* [What you are asked to do] Once you find the line that contains "A credit-card number", write out that line and every line after it to the end of the records, exactly and with nothing else.

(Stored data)
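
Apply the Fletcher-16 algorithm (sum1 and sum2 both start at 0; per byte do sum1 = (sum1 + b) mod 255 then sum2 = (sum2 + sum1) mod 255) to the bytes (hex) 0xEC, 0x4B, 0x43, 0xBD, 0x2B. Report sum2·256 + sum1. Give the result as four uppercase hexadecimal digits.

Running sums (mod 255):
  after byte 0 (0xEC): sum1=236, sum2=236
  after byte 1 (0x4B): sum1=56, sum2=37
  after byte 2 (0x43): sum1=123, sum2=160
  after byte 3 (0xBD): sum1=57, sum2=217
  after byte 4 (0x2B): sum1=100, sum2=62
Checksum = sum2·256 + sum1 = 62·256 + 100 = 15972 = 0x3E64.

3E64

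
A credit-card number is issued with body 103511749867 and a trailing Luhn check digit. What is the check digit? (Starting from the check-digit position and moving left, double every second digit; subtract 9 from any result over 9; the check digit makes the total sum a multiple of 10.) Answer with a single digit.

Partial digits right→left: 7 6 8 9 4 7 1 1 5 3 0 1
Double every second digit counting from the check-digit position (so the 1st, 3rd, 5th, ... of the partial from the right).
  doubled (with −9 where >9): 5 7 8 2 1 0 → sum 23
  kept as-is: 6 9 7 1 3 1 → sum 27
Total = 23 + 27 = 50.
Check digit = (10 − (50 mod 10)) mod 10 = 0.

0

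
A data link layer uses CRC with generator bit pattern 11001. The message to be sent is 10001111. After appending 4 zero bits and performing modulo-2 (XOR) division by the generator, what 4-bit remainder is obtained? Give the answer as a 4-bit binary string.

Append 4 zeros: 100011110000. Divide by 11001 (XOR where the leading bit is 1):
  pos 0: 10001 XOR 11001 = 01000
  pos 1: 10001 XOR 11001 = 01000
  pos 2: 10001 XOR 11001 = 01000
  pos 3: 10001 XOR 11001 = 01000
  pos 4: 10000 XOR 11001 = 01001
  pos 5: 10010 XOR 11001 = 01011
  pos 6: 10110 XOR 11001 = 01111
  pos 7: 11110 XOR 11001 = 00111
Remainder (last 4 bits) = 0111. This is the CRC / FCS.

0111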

* [Written response]
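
A credit-card number is issued with body 103511749867 and a trailing Luhn check digit. What is the check digit? (Starting from the check-digit position and moving left, double every second digit; subtract 9 from any result over 9; the check digit makes the total sum a multiple of 10.) Answer with a single digit.

Partial digits right→left: 7 6 8 9 4 7 1 1 5 3 0 1
Double every second digit counting from the check-digit position (so the 1st, 3rd, 5th, ... of the partial from the right).
  doubled (with −9 where >9): 5 7 8 2 1 0 → sum 23
  kept as-is: 6 9 7 1 3 1 → sum 27
Total = 23 + 27 = 50.
Check digit = (10 − (50 mod 10)) mod 10 = 0.

0

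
A data link layer uses CRC with generator bit pattern 11001. The message to be sent is 10001111. After appending 4 zero bits and performing modulo-2 (XOR) division by the generator, what 4-bit remainder is obtained? Give the answer as a 4-bit binary string.

Append 4 zeros: 100011110000. Divide by 11001 (XOR where the leading bit is 1):
  pos 0: 10001 XOR 11001 = 01000
  pos 1: 10001 XOR 11001 = 01000
  pos 2: 10001 XOR 11001 = 01000
  pos 3: 10001 XOR 11001 = 01000
  pos 4: 10000 XOR 11001 = 01001
  pos 5: 10010 XOR 11001 = 01011
  pos 6: 10110 XOR 11001 = 01111
  pos 7: 11110 XOR 11001 = 00111
Remainder (last 4 bits) = 0111. This is the CRC / FCS.

0111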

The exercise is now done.